What you have to do
The response must contain every line below in which "lowest" appears.

Material for this exercise
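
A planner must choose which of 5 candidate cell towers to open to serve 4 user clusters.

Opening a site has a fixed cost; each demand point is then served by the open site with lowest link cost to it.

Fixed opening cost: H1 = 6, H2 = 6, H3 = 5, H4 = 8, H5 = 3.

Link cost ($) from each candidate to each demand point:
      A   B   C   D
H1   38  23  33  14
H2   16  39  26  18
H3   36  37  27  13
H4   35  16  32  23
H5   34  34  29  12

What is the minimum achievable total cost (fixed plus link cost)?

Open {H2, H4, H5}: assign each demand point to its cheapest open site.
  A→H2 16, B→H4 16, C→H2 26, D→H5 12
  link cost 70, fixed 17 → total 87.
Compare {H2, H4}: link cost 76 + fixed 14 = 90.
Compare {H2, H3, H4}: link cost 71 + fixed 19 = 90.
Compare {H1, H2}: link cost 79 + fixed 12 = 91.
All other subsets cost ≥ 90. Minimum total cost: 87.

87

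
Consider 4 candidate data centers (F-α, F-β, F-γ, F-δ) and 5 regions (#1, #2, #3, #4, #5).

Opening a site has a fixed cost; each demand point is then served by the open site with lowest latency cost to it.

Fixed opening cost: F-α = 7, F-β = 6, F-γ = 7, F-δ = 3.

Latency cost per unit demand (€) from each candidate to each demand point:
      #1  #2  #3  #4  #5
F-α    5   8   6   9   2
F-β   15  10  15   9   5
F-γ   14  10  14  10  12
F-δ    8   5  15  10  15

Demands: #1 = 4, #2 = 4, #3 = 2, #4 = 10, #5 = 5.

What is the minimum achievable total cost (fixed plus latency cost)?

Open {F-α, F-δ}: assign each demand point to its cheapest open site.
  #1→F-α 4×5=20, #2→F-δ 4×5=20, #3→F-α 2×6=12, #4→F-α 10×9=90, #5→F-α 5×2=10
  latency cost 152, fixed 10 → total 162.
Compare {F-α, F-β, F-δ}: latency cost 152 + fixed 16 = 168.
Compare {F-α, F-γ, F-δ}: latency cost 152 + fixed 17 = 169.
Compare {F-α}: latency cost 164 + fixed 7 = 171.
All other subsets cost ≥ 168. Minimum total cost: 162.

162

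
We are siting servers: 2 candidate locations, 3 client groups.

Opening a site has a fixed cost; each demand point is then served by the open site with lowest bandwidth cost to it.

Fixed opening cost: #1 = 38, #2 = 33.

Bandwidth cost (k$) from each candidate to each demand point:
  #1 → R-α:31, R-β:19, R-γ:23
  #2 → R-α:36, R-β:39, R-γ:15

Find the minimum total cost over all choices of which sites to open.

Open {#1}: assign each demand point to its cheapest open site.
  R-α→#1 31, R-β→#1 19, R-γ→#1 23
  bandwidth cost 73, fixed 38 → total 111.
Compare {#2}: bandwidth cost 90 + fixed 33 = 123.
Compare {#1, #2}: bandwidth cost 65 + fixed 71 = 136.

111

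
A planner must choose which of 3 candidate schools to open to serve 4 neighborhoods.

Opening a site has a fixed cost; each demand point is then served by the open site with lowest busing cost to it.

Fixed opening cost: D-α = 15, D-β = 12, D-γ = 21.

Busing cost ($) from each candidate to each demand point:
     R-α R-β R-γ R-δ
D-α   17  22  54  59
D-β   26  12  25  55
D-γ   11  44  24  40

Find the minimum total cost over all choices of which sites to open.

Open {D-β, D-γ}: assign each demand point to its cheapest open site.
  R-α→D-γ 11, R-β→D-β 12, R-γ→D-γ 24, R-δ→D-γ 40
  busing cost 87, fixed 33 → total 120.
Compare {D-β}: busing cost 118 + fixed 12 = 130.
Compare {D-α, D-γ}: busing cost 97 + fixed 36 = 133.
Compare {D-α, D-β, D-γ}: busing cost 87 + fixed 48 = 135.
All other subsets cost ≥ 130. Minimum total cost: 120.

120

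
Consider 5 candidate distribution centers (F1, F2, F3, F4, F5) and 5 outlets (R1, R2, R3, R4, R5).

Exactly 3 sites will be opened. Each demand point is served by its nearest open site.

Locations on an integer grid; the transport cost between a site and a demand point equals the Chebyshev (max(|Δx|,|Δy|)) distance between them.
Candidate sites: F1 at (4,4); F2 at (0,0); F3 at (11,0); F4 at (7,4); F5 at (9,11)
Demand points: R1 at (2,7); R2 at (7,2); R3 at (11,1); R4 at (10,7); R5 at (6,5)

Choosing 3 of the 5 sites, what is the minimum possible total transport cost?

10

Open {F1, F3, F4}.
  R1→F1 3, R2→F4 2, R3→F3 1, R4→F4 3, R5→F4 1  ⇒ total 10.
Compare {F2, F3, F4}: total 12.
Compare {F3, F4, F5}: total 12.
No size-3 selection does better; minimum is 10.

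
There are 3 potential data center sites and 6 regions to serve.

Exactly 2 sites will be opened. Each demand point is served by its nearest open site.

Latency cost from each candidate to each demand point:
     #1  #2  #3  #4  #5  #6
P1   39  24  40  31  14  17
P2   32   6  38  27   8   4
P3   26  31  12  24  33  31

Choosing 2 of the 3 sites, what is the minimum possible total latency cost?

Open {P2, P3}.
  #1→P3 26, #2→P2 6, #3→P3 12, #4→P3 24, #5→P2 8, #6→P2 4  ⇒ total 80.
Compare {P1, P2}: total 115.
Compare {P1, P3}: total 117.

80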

Result of the exercise
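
Opening a site has a fixed cost; each demand point is then served by the open site with lowest link cost to it.
Opening a site has a fixed cost; each demand point is then served by the open site with lowest latency cost to it.
Opening a site has a fixed cost; each demand point is then served by the open site with lowest bandwidth cost to it.
Opening a site has a fixed cost; each demand point is then served by the open site with lowest busing cost to it.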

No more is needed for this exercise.